Records provided.
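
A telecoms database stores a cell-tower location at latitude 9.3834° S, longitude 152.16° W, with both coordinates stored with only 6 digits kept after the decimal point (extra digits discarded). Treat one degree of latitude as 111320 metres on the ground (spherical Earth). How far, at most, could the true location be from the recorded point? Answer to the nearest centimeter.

16 centimeters

Truncating at 6 decimal places can drop up to a full unit in the last place, so each coordinate may be off by as much as 1e-06°.
N–S: 1e-06° × 111320 m/° = 0.11132 m.
E–W at 9.3834°: 1e-06° × 111320 × cos 9.3834° = 1e-06 × 111320 × 0.9866 ≈ 0.10983 m.
The two errors are perpendicular, so the maximum displacement is √(0.11132² + 0.10983²) ≈ 0.156381 m.
That is 0.156381 m = 15.638 cm.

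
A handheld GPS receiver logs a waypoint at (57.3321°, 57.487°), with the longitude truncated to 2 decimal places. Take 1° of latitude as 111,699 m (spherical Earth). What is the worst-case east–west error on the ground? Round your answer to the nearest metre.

Truncating at 2 decimal places can drop up to a full unit in the last place, so the longitude may be off by as much as 0.01°.
Parallels shrink by cos φ, so at 57.3321° a degree of longitude is 111699 × 0.5398 ≈ 60291.6 m.
East–west error: 0.01° × 60291.6 m/° ≈ 602.916 m.

603 metres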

Problem to solve. Produce the whole listing again, exactly as it reads above.

Task output.
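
A telecoms database stores a cell-tower location at latitude 9.3834° S, longitude 152.16° W, with both coordinates stored with only 6 digits kept after the decimal point (extra digits discarded). Treat one degree of latitude as 111320 metres on the ground (spherical Earth). How far, at most, could the true location be from the recorded point? Answer to the nearest centimeter.

16 centimeters

Truncating at 6 decimal places can drop up to a full unit in the last place, so each coordinate may be off by as much as 1e-06°.
N–S: 1e-06° × 111320 m/° = 0.11132 m.
E–W at 9.3834°: 1e-06° × 111320 × cos 9.3834° = 1e-06 × 111320 × 0.9866 ≈ 0.10983 m.
The two errors are perpendicular, so the maximum displacement is √(0.11132² + 0.10983²) ≈ 0.156381 m.
That is 0.156381 m = 15.638 cm.

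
A handheld GPS receiver logs a waypoint at (57.3321°, 57.487°), with the longitude truncated to 2 decimal places. Take 1° of latitude as 111,699 m (spherical Earth). What is the worst-case east–west error on the ground? Round your answer to the nearest metre.

Truncating at 2 decimal places can drop up to a full unit in the last place, so the longitude may be off by as much as 0.01°.
Parallels shrink by cos φ, so at 57.3321° a degree of longitude is 111699 × 0.5398 ≈ 60291.6 m.
East–west error: 0.01° × 60291.6 m/° ≈ 602.916 m.

603 metres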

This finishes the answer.